TASK INSTRUCTIONS: Copy out the full set of records. Keep every word the same.

Collected data:
------------------------------------------------------------

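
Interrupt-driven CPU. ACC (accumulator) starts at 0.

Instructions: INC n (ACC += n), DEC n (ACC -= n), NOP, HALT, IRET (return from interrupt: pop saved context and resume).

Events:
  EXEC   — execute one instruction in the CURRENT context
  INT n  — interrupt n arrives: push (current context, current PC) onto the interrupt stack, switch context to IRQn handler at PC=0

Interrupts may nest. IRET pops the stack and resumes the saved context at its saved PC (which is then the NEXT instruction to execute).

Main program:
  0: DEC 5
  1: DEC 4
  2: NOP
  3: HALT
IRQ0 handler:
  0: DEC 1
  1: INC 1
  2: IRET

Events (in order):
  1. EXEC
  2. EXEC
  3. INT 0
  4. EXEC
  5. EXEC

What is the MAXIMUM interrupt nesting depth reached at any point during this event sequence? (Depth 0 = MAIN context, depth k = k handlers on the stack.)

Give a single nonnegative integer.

Event 1 (EXEC): [MAIN] PC=0: DEC 5 -> ACC=-5 [depth=0]
Event 2 (EXEC): [MAIN] PC=1: DEC 4 -> ACC=-9 [depth=0]
Event 3 (INT 0): INT 0 arrives: push (MAIN, PC=2), enter IRQ0 at PC=0 (depth now 1) [depth=1]
Event 4 (EXEC): [IRQ0] PC=0: DEC 1 -> ACC=-10 [depth=1]
Event 5 (EXEC): [IRQ0] PC=1: INC 1 -> ACC=-9 [depth=1]
Max depth observed: 1

Answer: 1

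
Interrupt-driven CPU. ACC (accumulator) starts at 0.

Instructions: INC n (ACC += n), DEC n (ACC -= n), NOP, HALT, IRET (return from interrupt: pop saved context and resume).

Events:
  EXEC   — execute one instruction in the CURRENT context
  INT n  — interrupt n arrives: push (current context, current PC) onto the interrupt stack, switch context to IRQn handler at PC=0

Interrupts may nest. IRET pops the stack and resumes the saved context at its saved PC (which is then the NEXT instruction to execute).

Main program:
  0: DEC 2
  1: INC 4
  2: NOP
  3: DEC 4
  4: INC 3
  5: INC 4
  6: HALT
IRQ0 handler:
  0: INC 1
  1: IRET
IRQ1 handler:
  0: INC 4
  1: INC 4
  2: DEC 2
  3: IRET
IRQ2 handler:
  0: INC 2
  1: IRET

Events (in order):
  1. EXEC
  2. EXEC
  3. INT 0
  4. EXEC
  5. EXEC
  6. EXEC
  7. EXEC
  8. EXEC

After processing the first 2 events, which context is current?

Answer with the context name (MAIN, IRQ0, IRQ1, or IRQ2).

Event 1 (EXEC): [MAIN] PC=0: DEC 2 -> ACC=-2
Event 2 (EXEC): [MAIN] PC=1: INC 4 -> ACC=2

Answer: MAIN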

------------------------------------------------------------

RESULT:
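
Interrupt-driven CPU. ACC (accumulator) starts at 0.

Instructions: INC n (ACC += n), DEC n (ACC -= n), NOP, HALT, IRET (return from interrupt: pop saved context and resume).

Events:
  EXEC   — execute one instruction in the CURRENT context
  INT n  — interrupt n arrives: push (current context, current PC) onto the interrupt stack, switch context to IRQn handler at PC=0

Interrupts may nest. IRET pops the stack and resumes the saved context at its saved PC (which is then the NEXT instruction to execute).

Main program:
  0: DEC 5
  1: DEC 4
  2: NOP
  3: HALT
IRQ0 handler:
  0: DEC 1
  1: INC 1
  2: IRET

Events (in order):
  1. EXEC
  2. EXEC
  3. INT 0
  4. EXEC
  5. EXEC

What is the MAXIMUM interrupt nesting depth reached at any point during this event sequence? (Depth 0 = MAIN context, depth k = k handlers on the stack.)

Give a single nonnegative integer.

Event 1 (EXEC): [MAIN] PC=0: DEC 5 -> ACC=-5 [depth=0]
Event 2 (EXEC): [MAIN] PC=1: DEC 4 -> ACC=-9 [depth=0]
Event 3 (INT 0): INT 0 arrives: push (MAIN, PC=2), enter IRQ0 at PC=0 (depth now 1) [depth=1]
Event 4 (EXEC): [IRQ0] PC=0: DEC 1 -> ACC=-10 [depth=1]
Event 5 (EXEC): [IRQ0] PC=1: INC 1 -> ACC=-9 [depth=1]
Max depth observed: 1

Answer: 1

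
Interrupt-driven CPU. ACC (accumulator) starts at 0.

Instructions: INC n (ACC += n), DEC n (ACC -= n), NOP, HALT, IRET (return from interrupt: pop saved context and resume).

Events:
  EXEC   — execute one instruction in the CURRENT context
  INT n  — interrupt n arrives: push (current context, current PC) onto the interrupt stack, switch context to IRQn handler at PC=0

Interrupts may nest. IRET pops the stack and resumes the saved context at its saved PC (which is then the NEXT instruction to execute).

Main program:
  0: DEC 2
  1: INC 4
  2: NOP
  3: DEC 4
  4: INC 3
  5: INC 4
  6: HALT
IRQ0 handler:
  0: INC 1
  1: IRET
IRQ1 handler:
  0: INC 4
  1: INC 4
  2: DEC 2
  3: IRET
IRQ2 handler:
  0: INC 2
  1: IRET

Events (in order):
  1. EXEC
  2. EXEC
  3. INT 0
  4. EXEC
  5. EXEC
  6. EXEC
  7. EXEC
  8. EXEC

After processing the first 2 events, which context is current?

Answer with the context name (MAIN, IRQ0, IRQ1, or IRQ2).

Event 1 (EXEC): [MAIN] PC=0: DEC 2 -> ACC=-2
Event 2 (EXEC): [MAIN] PC=1: INC 4 -> ACC=2

Answer: MAIN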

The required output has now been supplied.